### Extracted information

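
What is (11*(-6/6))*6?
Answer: -66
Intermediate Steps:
(11*(-6/6))*6 = (11*(-6*1/6))*6 = (11*(-1))*6 = -11*6 = -66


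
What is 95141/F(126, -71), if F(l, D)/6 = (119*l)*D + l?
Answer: -95141/6386688 ≈ -0.014897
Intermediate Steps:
F(l, D) = 6*l + 714*D*l (F(l, D) = 6*((119*l)*D + l) = 6*(119*D*l + l) = 6*(l + 119*D*l) = 6*l + 714*D*l)
95141/F(126, -71) = 95141/((6*126*(1 + 119*(-71)))) = 95141/((6*126*(1 - 8449))) = 95141/((6*126*(-8448))) = 95141/(-6386688) = 95141*(-1/6386688) = -95141/6386688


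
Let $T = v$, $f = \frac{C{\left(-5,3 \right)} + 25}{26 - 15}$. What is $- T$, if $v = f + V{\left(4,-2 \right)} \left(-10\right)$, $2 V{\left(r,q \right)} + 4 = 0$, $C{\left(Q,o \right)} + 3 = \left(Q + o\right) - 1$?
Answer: $- \frac{239}{11} \approx -21.727$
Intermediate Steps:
$C{\left(Q,o \right)} = -4 + Q + o$ ($C{\left(Q,o \right)} = -3 - \left(1 - Q - o\right) = -3 + \left(-1 + Q + o\right) = -4 + Q + o$)
$V{\left(r,q \right)} = -2$ ($V{\left(r,q \right)} = -2 + \frac{1}{2} \cdot 0 = -2 + 0 = -2$)
$f = \frac{19}{11}$ ($f = \frac{\left(-4 - 5 + 3\right) + 25}{26 - 15} = \frac{-6 + 25}{11} = 19 \cdot \frac{1}{11} = \frac{19}{11} \approx 1.7273$)
$v = \frac{239}{11}$ ($v = \frac{19}{11} - -20 = \frac{19}{11} + 20 = \frac{239}{11} \approx 21.727$)
$T = \frac{239}{11} \approx 21.727$
$- T = \left(-1\right) \frac{239}{11} = - \frac{239}{11}$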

######

◆ Task objective:
Each record above has to be retyped exactly, with nothing left out.

◆ Response to the task:
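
What is (11*(-6/6))*6?
Answer: -66
Intermediate Steps:
(11*(-6/6))*6 = (11*(-6*1/6))*6 = (11*(-1))*6 = -11*6 = -66


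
What is 95141/F(126, -71), if F(l, D)/6 = (119*l)*D + l?
Answer: -95141/6386688 ≈ -0.014897
Intermediate Steps:
F(l, D) = 6*l + 714*D*l (F(l, D) = 6*((119*l)*D + l) = 6*(119*D*l + l) = 6*(l + 119*D*l) = 6*l + 714*D*l)
95141/F(126, -71) = 95141/((6*126*(1 + 119*(-71)))) = 95141/((6*126*(1 - 8449))) = 95141/((6*126*(-8448))) = 95141/(-6386688) = 95141*(-1/6386688) = -95141/6386688


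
Let $T = v$, $f = \frac{C{\left(-5,3 \right)} + 25}{26 - 15}$. What is $- T$, if $v = f + V{\left(4,-2 \right)} \left(-10\right)$, $2 V{\left(r,q \right)} + 4 = 0$, $C{\left(Q,o \right)} + 3 = \left(Q + o\right) - 1$?
Answer: $- \frac{239}{11} \approx -21.727$
Intermediate Steps:
$C{\left(Q,o \right)} = -4 + Q + o$ ($C{\left(Q,o \right)} = -3 - \left(1 - Q - o\right) = -3 + \left(-1 + Q + o\right) = -4 + Q + o$)
$V{\left(r,q \right)} = -2$ ($V{\left(r,q \right)} = -2 + \frac{1}{2} \cdot 0 = -2 + 0 = -2$)
$f = \frac{19}{11}$ ($f = \frac{\left(-4 - 5 + 3\right) + 25}{26 - 15} = \frac{-6 + 25}{11} = 19 \cdot \frac{1}{11} = \frac{19}{11} \approx 1.7273$)
$v = \frac{239}{11}$ ($v = \frac{19}{11} - -20 = \frac{19}{11} + 20 = \frac{239}{11} \approx 21.727$)
$T = \frac{239}{11} \approx 21.727$
$- T = \left(-1\right) \frac{239}{11} = - \frac{239}{11}$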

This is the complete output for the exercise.